*Work task*. Check each line below for the word "Lambda", and copy those that have it.

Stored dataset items
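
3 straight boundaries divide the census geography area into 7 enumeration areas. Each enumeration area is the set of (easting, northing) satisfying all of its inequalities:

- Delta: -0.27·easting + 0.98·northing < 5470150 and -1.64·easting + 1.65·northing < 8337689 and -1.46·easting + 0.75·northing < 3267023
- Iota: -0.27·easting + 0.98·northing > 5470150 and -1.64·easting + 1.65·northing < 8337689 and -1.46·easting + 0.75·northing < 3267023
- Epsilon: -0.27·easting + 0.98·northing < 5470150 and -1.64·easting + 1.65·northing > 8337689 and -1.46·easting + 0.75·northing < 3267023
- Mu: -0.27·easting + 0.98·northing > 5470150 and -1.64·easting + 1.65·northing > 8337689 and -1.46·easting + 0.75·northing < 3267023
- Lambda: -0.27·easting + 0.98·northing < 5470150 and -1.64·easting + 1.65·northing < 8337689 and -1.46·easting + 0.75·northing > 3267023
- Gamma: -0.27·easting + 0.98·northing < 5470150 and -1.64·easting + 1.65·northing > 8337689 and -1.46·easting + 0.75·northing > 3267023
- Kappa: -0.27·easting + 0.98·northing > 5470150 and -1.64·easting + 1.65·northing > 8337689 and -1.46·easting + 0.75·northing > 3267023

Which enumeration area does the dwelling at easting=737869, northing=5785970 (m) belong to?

Iota

-0.27·737869 + 0.98·5785970 = 5471025.970, which is > 5470150
-1.64·737869 + 1.65·5785970 = 8336745.340, which is < 8337689
-1.46·737869 + 0.75·5785970 = 3262188.760, which is < 3267023
This sign pattern matches Iota.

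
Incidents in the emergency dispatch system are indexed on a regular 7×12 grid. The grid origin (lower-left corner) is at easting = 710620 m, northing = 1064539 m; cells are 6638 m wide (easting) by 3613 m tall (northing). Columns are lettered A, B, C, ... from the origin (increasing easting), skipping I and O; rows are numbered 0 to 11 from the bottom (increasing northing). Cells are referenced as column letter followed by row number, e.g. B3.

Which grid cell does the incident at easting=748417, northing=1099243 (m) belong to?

F9

Column index: ⌊(748417 − 710620) / 6638⌋ = ⌊5.694⌋ = 5 → column F
Row offset from origin: ⌊(1099243 − 1064539) / 3613⌋ = ⌊9.605⌋ = 9 → row 9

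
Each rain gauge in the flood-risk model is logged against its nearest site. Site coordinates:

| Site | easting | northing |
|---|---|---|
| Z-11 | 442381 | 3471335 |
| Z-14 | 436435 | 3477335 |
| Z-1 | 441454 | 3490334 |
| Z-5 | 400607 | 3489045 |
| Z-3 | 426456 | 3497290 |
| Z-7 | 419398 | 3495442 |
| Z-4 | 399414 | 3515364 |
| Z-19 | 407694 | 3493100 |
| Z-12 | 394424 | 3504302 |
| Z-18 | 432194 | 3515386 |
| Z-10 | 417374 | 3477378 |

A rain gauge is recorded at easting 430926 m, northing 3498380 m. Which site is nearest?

Z-3

Squared distances to each site:
Z-11: 862649050.000; Z-14: 473241106.000; Z-1: 175576900.000; Z-5: 1006383986.000; Z-3: 21169000.000; Z-7: 141526628.000; Z-4: 1281462400.000; Z-19: 567604224.000; Z-12: 1367466088.000; Z-18: 290811860.000; Z-10: 624740708.000.
Minimum at Z-3.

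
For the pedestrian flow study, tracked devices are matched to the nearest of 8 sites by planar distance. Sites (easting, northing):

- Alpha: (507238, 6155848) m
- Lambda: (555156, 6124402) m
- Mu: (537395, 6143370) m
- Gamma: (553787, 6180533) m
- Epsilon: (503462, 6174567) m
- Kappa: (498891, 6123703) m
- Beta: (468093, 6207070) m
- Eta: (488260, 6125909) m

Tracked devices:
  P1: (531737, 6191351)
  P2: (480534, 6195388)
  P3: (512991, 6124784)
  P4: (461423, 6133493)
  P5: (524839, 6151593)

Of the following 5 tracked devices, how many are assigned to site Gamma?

P1 → Gamma
P2 → Beta
P3 → Kappa
P4 → Eta
P5 → Mu
1 of the 5 goes to Gamma.

1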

*Final answer*.
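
- Lambda: -0.27·easting + 0.98·northing < 5470150 and -1.64·easting + 1.65·northing < 8337689 and -1.46·easting + 0.75·northing > 3267023
- Lambda: (555156, 6124402) m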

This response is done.